Problem details: Give back only the lines in the records below from the one with "Stream S4 (2490" to the one with "A steady-state recycle", both inclusive, word for word.

Task material:
=== Section Start ===

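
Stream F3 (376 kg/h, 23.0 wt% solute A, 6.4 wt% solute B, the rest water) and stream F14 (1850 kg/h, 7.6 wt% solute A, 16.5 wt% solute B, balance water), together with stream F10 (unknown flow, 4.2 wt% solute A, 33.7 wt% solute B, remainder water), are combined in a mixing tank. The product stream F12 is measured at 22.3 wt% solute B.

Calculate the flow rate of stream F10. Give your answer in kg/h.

1466 kg/h

Let F10 be the unknown flow. Total out = 2226 + F10.
solute B balance: 329.31 + 0.337·F10 = 0.223·(2226 + F10)
(0.337 − 0.223)·F10 = 0.223×2226 − 329.31 = 167.08
F10 = 167.08 / 0.114 = 1465.6 kg/h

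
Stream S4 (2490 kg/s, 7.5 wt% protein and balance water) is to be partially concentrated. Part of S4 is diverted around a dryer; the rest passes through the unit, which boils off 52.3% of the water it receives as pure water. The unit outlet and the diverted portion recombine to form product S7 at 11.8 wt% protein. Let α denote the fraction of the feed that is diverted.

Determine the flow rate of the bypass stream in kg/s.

614.4 kg/s

All 2490×0.075 = 186.75 kg/s of protein reaches S7, so S7 = 186.75/0.118 = 1582.6 kg/s and vapour = 907.37 kg/s.
The evaporator receives (1−α)·2490 of feed at 0.925 water and removes 0.523 of that water:
0.523×0.925×(1−α)×2490 = 907.37
(1−α) = 907.37/1204.6 = 0.7533;  α = 0.2467.
Bypass flow = 0.2467×2490 = 614.39 kg/s.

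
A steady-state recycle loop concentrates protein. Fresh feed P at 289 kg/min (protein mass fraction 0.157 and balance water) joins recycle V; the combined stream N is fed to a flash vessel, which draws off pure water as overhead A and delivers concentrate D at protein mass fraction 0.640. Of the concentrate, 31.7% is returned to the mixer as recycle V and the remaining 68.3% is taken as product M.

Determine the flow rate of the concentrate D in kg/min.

103.8 kg/min

Overall protein balance (none leaves overhead): protein in fresh feed = protein in product, i.e. 289×0.157 = (1−0.317)·D·0.640.
D = 45.373/(0.640×0.683) = 103.8 kg/min.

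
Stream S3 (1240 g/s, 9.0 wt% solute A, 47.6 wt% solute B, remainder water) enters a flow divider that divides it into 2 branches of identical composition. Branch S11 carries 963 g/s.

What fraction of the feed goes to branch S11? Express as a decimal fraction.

0.777

Fraction to S11 = 963/1240 = 0.7766.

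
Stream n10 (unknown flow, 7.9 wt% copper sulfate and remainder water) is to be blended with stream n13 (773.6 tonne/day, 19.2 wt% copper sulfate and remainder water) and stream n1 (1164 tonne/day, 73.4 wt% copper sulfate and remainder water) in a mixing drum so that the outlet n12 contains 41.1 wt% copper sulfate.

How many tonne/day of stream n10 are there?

622.1 tonne/day

Let n10 be the unknown flow. Total out = 1937.6 + n10.
copper sulfate balance: 1002.9 + 0.079·n10 = 0.411·(1937.6 + n10)
(0.079 − 0.411)·n10 = 0.411×1937.6 − 1002.9 = -206.55
n10 = -206.55 / -0.332 = 622.15 tonne/day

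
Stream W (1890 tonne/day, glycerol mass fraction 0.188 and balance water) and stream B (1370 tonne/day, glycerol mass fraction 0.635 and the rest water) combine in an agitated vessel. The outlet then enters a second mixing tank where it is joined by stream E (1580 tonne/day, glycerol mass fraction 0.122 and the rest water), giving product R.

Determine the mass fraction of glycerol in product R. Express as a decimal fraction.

0.293

Overall, product flow = 4840 tonne/day.
glycerol in = 1890×0.188 + 1370×0.635 + 1580×0.122 = 1418 tonne/day.
glycerol fraction in R = 0.293.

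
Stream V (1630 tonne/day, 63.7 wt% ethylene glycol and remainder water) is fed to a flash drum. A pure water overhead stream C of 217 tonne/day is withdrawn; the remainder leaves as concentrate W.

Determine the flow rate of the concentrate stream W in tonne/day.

1413 tonne/day

Concentrate = 1630 − 217 = 1413 tonne/day.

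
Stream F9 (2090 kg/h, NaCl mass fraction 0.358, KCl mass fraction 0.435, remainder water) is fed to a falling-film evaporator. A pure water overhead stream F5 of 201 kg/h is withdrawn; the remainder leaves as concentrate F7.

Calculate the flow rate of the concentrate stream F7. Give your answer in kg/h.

1889 kg/h

Concentrate = 2090 − 201 = 1889 kg/h.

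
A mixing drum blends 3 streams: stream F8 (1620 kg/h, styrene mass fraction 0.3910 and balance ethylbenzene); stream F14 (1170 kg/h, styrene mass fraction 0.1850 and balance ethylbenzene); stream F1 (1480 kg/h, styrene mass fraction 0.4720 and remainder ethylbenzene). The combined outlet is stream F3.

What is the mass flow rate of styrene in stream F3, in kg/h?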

=== Section End ===

Result of this exercise:
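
Stream S4 (2490 kg/s, 7.5 wt% protein and balance water) is to be partially concentrated. Part of S4 is diverted around a dryer; the rest passes through the unit, which boils off 52.3% of the water it receives as pure water. The unit outlet and the diverted portion recombine to form product S7 at 11.8 wt% protein. Let α denote the fraction of the feed that is diverted.

Determine the flow rate of the bypass stream in kg/s.

614.4 kg/s

All 2490×0.075 = 186.75 kg/s of protein reaches S7, so S7 = 186.75/0.118 = 1582.6 kg/s and vapour = 907.37 kg/s.
The evaporator receives (1−α)·2490 of feed at 0.925 water and removes 0.523 of that water:
0.523×0.925×(1−α)×2490 = 907.37
(1−α) = 907.37/1204.6 = 0.7533;  α = 0.2467.
Bypass flow = 0.2467×2490 = 614.39 kg/s.

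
A steady-state recycle loop concentrates protein. Fresh feed P at 289 kg/min (protein mass fraction 0.157 and balance water) joins recycle V; the combined stream N is fed to a flash vessel, which draws off pure water as overhead A and delivers concentrate D at protein mass fraction 0.640. Of the concentrate, 31.7% is returned to the mixer as recycle V and the remaining 68.3% is taken as product M.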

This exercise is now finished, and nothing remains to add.